**INPUT DATA**
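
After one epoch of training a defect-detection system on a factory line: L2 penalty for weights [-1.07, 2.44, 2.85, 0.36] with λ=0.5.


‖w‖₂² = (-1.07)² + (2.44)² + (2.85)² + (0.36)²
     = 1.1449 + 5.9536 + 8.1225 + 0.1296
     = 15.3506
λ·‖w‖₂² = 0.5·15.3506 = 7.6753

7.6753


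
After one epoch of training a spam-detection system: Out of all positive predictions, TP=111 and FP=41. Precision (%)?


Precision = TP/(TP+FP)
= 111/(111+41)
= 111/152 = 73.03%

73.03%


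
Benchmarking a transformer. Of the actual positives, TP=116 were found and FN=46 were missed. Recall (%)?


Recall = TP/(TP+FN)
= 116/(116+46)
= 116/162 = 71.6%

71.6%


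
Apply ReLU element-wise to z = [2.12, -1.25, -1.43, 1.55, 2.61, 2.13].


ReLU(2.12) = max(0, 2.12) = 2.12
ReLU(-1.25) = max(0, -1.25) = 0.0
ReLU(-1.43) = max(0, -1.43) = 0.0
ReLU(1.55) = max(0, 1.55) = 1.55
ReLU(2.61) = max(0, 2.61) = 2.61
ReLU(2.13) = max(0, 2.13) = 2.13
result = [2.12, 0.0, 0.0, 1.55, 2.61, 2.13]

[2.12, 0.0, 0.0, 1.55, 2.61, 2.13]


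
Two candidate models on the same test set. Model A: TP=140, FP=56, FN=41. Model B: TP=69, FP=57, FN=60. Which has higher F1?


Model A: P=140/196=0.7143, R=140/181=0.7735, F1=2PR/(P+R)=2TP/(2TP+FP+FN)=280/377=0.7427
Model B: P=69/126=0.5476, R=69/129=0.5349, F1=2PR/(P+R)=2TP/(2TP+FP+FN)=138/255=0.5412
0.7427 > 0.5412 → Model A

Model A


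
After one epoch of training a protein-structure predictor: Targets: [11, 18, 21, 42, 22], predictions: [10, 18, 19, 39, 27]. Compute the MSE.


Squared errors: (11-10)²=1, (18-18)²=0, (21-19)²=4, (42-39)²=9, (22-27)²=25
Sum = 39
MSE = 39/5 = 39/5

39/5


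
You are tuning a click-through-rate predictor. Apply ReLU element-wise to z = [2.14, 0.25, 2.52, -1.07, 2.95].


ReLU(2.14) = max(0, 2.14) = 2.14
ReLU(0.25) = max(0, 0.25) = 0.25
ReLU(2.52) = max(0, 2.52) = 2.52
ReLU(-1.07) = max(0, -1.07) = 0.0
ReLU(2.95) = max(0, 2.95) = 2.95
result = [2.14, 0.25, 2.52, 0.0, 2.95]

[2.14, 0.25, 2.52, 0.0, 2.95]


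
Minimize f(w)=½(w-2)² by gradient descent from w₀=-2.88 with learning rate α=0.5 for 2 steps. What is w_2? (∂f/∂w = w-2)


step 1: grad = -2.88-2 = -4.88; w = -2.88 - 0.5·(-4.88) = -0.44
step 2: grad = -0.44-2 = -2.44; w = -0.44 - 0.5·(-2.44) = 0.78

0.78


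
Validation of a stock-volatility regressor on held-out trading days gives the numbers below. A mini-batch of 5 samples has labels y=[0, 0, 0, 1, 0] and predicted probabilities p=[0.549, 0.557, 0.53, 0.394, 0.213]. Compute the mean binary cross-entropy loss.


L[0] = -ln(1-0.549) = -ln(0.451) = 0.7963
L[1] = -ln(1-0.557) = -ln(0.443) = 0.8142
L[2] = -ln(1-0.53) = -ln(0.47) = 0.755
L[3] = -ln(0.394) = 0.9314
L[4] = -ln(1-0.213) = -ln(0.787) = 0.2395
mean = (0.7963 + 0.8142 + 0.755 + 0.9314 + 0.2395)/5 = 0.7073

0.7073


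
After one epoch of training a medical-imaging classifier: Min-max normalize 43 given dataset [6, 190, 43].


min=6, max=190
(43-6)/(190-6) = 37/184 = 0.2011

0.2011


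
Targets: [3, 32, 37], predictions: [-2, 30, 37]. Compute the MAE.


Absolute errors: |3+ 2|=5, |32-30|=2, |37-37|=0
Sum = 7
MAE = 7/3 = 7/3

7/3


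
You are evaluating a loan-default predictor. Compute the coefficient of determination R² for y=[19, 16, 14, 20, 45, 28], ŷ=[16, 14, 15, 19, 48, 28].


ȳ = 23.6667
SS_res = Σ(y-ŷ)² = 24
SS_tot = Σ(y-ȳ)² = 661.33
R² = 1 - SS_res/SS_tot = 1 - 0.0363 = 0.9637

0.9637


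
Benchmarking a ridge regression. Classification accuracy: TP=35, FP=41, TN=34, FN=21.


Accuracy = (TP+TN)/(TP+TN+FP+FN)
= (35+34)/(131)
= 69/131 = 52.67%

52.67%


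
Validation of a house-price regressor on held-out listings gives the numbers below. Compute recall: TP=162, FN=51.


Recall = TP/(TP+FN)
= 162/(162+51)
= 162/213 = 76.06%

76.06%


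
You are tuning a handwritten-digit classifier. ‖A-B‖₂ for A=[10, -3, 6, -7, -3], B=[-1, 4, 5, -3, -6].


d = √((10+ 1)² + (-3-4)² + (6-5)² + (-7+ 3)² + (-3+ 6)²)
  = √(121 + 49 + 1 + 16 + 9)
  = √196 = 14.0

14.0


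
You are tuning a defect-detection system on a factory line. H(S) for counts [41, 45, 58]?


Probabilities: [41/144, 45/144, 58/144] ≈ [0.2847, 0.3125, 0.4028]
H = -((41/144)·log₂(41/144) + (45/144)·log₂(45/144) + (58/144)·log₂(58/144))
  = 1.5688 bits

1.5688 bits


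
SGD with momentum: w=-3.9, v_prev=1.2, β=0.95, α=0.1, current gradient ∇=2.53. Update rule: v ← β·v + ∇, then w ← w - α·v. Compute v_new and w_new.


v_new = 0.95·1.2 + 2.53 = 1.14 + 2.53 = 3.67
w_new = -3.9 - 0.1·3.67 = -3.9 - 0.367 = -4.267

v_new=3.67, w_new=-4.267


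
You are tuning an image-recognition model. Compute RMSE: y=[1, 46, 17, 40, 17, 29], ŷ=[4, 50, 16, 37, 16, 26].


MSE = 45/6 = 7.5
RMSE = √(45/6) = 2.7386

2.7386


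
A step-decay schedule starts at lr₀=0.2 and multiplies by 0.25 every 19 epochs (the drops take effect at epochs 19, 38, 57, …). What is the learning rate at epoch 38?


n_drops = ⌊38/19⌋ = 2
lr = 0.2·0.25^2 = 0.2·0.0625 = 0.0125

0.0125


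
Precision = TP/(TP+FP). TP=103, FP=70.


Precision = TP/(TP+FP)
= 103/(103+70)
= 103/173 = 59.54%

59.54%


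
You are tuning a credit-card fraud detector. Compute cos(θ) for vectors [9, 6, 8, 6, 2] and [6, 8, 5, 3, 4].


A·B = 9·6 + 6·8 + 8·5 + 6·3 + 2·4 = 168
‖A‖ = √221 = 14.8661, ‖B‖ = √150 = 12.2474
cos = 168/(√221·√150) = 168/√33150 = 0.9227

0.9227


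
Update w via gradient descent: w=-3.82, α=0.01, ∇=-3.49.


w_new = w - α·∇
= -3.82 - 0.01·-3.49
= -3.82 + 0.0349
= -3.7851

-3.7851


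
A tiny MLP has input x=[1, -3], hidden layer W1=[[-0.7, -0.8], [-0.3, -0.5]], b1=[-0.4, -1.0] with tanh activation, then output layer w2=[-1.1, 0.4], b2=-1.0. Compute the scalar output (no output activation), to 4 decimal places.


z1[0] = (-0.7)·(1) + (-0.8)·(-3) - 0.4 = 1.3
z1[1] = (-0.3)·(1) + (-0.5)·(-3) - 1.0 = 0.2
h = tanh(z1) = [0.8617, 0.1974]
output = (-1.1)·(0.8617) + (0.4)·(0.1974) - 1.0 = -1.8689

-1.8689


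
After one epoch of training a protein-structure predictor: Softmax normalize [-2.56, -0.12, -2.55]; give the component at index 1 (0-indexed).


Exponentials: e^-2.56=0.0773, e^-0.12=0.8869, e^-2.55=0.0781
Sum = 1.0423
Softmax = [0.0742, 0.8509, 0.0749]
p[1] = 0.8869/1.0423 = 0.8509

0.8509


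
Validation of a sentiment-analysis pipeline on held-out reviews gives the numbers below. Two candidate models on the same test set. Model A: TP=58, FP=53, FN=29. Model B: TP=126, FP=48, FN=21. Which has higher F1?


Model A: P=58/111=0.5225, R=58/87=0.6667, F1=2PR/(P+R)=2TP/(2TP+FP+FN)=116/198=0.5859
Model B: P=126/174=0.7241, R=126/147=0.8571, F1=2PR/(P+R)=2TP/(2TP+FP+FN)=252/321=0.785
0.5859 < 0.785 → Model B

Model B


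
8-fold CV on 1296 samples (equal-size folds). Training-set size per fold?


Fold size = 1296/8 = 162
Training per fold = 1296 - 162 = 1134

1134


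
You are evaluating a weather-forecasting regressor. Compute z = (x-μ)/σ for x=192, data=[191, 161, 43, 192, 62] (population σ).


μ = 129.8, σ = 64.372
z = (192 - 129.8)/64.372 = 0.9663

0.9663


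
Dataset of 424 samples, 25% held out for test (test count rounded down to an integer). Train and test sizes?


Test = ⌊424·25/100⌋ = 106
Train = 424 - 106 = 318

Train: 318, Test: 106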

**THE TASK**
Begin with the line that contains "index 1 (0-indexed)." and print each line exactly until the data ends, including the last line.

**RESPONSE AREA**
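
After one epoch of training a protein-structure predictor: Softmax normalize [-2.56, -0.12, -2.55]; give the component at index 1 (0-indexed).


Exponentials: e^-2.56=0.0773, e^-0.12=0.8869, e^-2.55=0.0781
Sum = 1.0423
Softmax = [0.0742, 0.8509, 0.0749]
p[1] = 0.8869/1.0423 = 0.8509

0.8509


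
Validation of a sentiment-analysis pipeline on held-out reviews gives the numbers below. Two candidate models on the same test set. Model A: TP=58, FP=53, FN=29. Model B: TP=126, FP=48, FN=21. Which has higher F1?


Model A: P=58/111=0.5225, R=58/87=0.6667, F1=2PR/(P+R)=2TP/(2TP+FP+FN)=116/198=0.5859
Model B: P=126/174=0.7241, R=126/147=0.8571, F1=2PR/(P+R)=2TP/(2TP+FP+FN)=252/321=0.785
0.5859 < 0.785 → Model B

Model B


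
8-fold CV on 1296 samples (equal-size folds). Training-set size per fold?


Fold size = 1296/8 = 162
Training per fold = 1296 - 162 = 1134

1134


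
You are evaluating a weather-forecasting regressor. Compute z = (x-μ)/σ for x=192, data=[191, 161, 43, 192, 62] (population σ).


μ = 129.8, σ = 64.372
z = (192 - 129.8)/64.372 = 0.9663

0.9663


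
Dataset of 424 samples, 25% held out for test (test count rounded down to an integer). Train and test sizes?


Test = ⌊424·25/100⌋ = 106
Train = 424 - 106 = 318

Train: 318, Test: 106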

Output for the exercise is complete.